Entries shown section start

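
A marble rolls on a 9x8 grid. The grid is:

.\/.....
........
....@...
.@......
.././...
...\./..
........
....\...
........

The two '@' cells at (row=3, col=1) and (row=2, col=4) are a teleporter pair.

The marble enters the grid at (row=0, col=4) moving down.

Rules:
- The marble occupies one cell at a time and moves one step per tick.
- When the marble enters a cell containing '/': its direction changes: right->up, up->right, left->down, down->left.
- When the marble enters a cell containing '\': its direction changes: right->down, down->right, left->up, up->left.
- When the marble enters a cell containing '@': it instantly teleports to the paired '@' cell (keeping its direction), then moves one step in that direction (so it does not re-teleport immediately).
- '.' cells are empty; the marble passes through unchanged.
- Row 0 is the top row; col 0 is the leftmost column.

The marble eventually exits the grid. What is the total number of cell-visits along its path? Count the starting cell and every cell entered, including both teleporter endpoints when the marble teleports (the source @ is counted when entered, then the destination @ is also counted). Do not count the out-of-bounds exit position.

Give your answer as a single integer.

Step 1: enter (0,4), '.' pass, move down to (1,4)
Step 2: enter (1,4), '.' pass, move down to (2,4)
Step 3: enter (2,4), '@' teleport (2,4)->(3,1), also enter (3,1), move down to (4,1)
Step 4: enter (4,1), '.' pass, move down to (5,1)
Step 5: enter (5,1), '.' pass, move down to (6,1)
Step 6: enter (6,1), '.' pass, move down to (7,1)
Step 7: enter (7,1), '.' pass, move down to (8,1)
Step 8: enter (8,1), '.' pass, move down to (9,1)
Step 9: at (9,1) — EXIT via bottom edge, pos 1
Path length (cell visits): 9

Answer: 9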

Entries shown section end
Entries shown section start

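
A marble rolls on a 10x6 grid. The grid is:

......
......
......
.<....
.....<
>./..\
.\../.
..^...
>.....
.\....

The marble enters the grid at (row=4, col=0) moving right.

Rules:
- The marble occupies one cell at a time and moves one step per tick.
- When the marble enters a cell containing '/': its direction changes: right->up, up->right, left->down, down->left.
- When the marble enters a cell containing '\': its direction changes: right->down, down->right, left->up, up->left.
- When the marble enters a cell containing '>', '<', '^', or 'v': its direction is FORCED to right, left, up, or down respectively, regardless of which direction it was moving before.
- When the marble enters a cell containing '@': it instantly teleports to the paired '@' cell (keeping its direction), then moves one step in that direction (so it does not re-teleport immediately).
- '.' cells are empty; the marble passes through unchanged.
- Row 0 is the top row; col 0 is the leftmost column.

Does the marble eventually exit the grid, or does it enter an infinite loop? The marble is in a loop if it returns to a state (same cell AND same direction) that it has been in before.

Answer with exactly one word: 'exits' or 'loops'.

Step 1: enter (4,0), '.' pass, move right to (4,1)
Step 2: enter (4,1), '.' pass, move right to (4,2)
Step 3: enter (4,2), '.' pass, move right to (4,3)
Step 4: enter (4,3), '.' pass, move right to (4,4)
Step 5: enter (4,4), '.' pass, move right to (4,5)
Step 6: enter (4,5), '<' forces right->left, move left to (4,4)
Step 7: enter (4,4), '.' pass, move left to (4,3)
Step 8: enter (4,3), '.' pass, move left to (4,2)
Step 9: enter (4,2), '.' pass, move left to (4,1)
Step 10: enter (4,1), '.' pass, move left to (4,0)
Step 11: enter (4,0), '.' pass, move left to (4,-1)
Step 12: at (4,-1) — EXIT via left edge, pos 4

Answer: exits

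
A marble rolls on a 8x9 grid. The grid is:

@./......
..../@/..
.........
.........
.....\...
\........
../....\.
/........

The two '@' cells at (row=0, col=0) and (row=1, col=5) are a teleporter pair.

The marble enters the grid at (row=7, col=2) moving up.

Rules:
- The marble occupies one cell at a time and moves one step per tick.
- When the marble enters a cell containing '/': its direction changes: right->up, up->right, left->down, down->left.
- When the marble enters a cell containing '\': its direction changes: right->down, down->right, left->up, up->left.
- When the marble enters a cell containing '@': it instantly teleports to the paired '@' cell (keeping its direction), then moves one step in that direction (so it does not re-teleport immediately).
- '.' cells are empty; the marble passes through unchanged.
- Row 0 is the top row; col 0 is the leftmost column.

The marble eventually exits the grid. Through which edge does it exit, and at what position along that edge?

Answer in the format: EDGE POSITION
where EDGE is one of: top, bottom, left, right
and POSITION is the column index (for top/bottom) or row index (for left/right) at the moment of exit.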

Entries shown section end
Entries shown section start

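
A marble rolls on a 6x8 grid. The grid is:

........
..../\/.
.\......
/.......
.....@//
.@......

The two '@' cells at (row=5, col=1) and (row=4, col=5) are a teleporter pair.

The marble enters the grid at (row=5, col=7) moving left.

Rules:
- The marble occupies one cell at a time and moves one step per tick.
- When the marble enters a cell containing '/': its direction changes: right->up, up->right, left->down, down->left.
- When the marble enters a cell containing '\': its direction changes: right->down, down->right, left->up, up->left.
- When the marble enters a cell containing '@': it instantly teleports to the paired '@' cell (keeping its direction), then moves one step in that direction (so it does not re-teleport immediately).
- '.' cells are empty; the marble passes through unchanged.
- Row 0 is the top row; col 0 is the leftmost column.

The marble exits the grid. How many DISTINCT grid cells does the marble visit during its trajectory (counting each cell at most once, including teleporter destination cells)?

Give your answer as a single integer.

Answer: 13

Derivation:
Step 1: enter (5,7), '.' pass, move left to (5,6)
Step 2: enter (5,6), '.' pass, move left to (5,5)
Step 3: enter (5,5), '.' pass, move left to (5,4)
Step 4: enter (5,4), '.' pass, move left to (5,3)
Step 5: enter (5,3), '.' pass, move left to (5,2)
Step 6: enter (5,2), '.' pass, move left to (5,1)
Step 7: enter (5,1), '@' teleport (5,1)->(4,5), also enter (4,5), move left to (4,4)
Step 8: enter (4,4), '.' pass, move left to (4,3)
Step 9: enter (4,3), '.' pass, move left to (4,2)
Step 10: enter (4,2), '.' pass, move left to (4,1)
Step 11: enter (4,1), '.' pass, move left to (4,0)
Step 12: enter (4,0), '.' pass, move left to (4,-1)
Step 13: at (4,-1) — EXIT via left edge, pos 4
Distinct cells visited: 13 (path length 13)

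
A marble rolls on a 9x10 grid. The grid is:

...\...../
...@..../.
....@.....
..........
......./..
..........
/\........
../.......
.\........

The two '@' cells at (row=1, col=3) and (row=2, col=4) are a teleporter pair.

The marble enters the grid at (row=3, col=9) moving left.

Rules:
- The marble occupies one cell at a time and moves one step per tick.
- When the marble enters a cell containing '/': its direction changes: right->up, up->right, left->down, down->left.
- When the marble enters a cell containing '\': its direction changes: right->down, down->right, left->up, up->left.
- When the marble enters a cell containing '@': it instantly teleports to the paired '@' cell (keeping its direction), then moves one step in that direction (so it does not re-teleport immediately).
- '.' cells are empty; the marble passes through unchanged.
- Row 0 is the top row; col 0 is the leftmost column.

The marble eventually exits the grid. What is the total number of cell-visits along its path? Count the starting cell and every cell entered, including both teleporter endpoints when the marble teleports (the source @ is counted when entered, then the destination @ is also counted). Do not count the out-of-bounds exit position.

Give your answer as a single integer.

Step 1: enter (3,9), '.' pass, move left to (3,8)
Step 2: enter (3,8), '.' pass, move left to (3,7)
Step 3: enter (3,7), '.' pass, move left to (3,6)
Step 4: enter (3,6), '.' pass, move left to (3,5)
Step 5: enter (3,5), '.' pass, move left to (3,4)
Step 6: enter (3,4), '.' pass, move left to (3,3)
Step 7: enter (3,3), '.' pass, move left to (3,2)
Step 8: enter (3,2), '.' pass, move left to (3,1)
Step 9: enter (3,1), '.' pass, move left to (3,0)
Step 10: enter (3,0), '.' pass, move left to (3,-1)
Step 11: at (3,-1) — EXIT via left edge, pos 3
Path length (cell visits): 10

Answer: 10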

Entries shown section end

*Requirement*. Looking at the entries above, count each line that includes the string "moving" and give only the total.

*Answer for the task*. 6